The task: Copy the records below exactly as they appear.

● ● ● ● ● ● ●

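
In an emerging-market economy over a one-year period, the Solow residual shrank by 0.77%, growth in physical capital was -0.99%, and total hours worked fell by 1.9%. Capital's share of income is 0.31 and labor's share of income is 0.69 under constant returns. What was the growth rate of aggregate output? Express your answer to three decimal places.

-2.388%

Labor's share = 1 − 0.31 = 0.69.
Physical capital: 0.31 × (-0.99) = -0.3069 pp.
Total hours worked: 0.69 × (-1.9) = -1.311 pp.
Output growth = -0.77 + (-1.6179) = -2.3879%.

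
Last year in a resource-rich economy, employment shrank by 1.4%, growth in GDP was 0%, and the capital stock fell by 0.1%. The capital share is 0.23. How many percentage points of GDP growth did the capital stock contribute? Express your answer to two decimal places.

Contribution = share × growth = 0.23 × (-0.1) = -0.023 pp.

-0.02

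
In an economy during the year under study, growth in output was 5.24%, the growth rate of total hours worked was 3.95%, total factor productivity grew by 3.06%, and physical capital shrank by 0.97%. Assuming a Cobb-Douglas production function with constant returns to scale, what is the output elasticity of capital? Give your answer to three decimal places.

gY = gA + α·gK + (1−α)·gL, so gY − gA − gL = α(gK − gL).
5.24 − 3.06 − 3.95 = α × (-0.97 − 3.95).
-1.77 = -4.92 α, so α = 0.35976.

0.360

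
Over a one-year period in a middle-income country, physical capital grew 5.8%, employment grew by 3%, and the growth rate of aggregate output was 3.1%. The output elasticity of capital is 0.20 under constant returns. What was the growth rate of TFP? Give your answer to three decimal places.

Labor's share = 1 − 0.2 = 0.8.
Physical capital: 0.2 × 5.8 = 1.16 pp.
Employment: 0.8 × 3 = 2.4 pp.
TFP growth = 3.1 − 3.56 = -0.46%.

-0.460%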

● ● ● ● ● ● ●

Exercise solution:
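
In an emerging-market economy over a one-year period, the Solow residual shrank by 0.77%, growth in physical capital was -0.99%, and total hours worked fell by 1.9%. Capital's share of income is 0.31 and labor's share of income is 0.69 under constant returns. What was the growth rate of aggregate output? Express your answer to three decimal places.

-2.388%

Labor's share = 1 − 0.31 = 0.69.
Physical capital: 0.31 × (-0.99) = -0.3069 pp.
Total hours worked: 0.69 × (-1.9) = -1.311 pp.
Output growth = -0.77 + (-1.6179) = -2.3879%.

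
Last year in a resource-rich economy, employment shrank by 1.4%, growth in GDP was 0%, and the capital stock fell by 0.1%. The capital share is 0.23. How many percentage points of GDP growth did the capital stock contribute? Express your answer to two decimal places.

Contribution = share × growth = 0.23 × (-0.1) = -0.023 pp.

-0.02

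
In an economy during the year under study, growth in output was 5.24%, the growth rate of total hours worked was 3.95%, total factor productivity grew by 3.06%, and physical capital shrank by 0.97%. Assuming a Cobb-Douglas production function with constant returns to scale, what is the output elasticity of capital? Give your answer to three decimal places.

gY = gA + α·gK + (1−α)·gL, so gY − gA − gL = α(gK − gL).
5.24 − 3.06 − 3.95 = α × (-0.97 − 3.95).
-1.77 = -4.92 α, so α = 0.35976.

0.360

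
Over a one-year period in a middle-income country, physical capital grew 5.8%, employment grew by 3%, and the growth rate of aggregate output was 3.1%. The output elasticity of capital is 0.20 under constant returns. What was the growth rate of TFP? Give your answer to three decimal places.

Labor's share = 1 − 0.2 = 0.8.
Physical capital: 0.2 × 5.8 = 1.16 pp.
Employment: 0.8 × 3 = 2.4 pp.
TFP growth = 3.1 − 3.56 = -0.46%.

-0.460%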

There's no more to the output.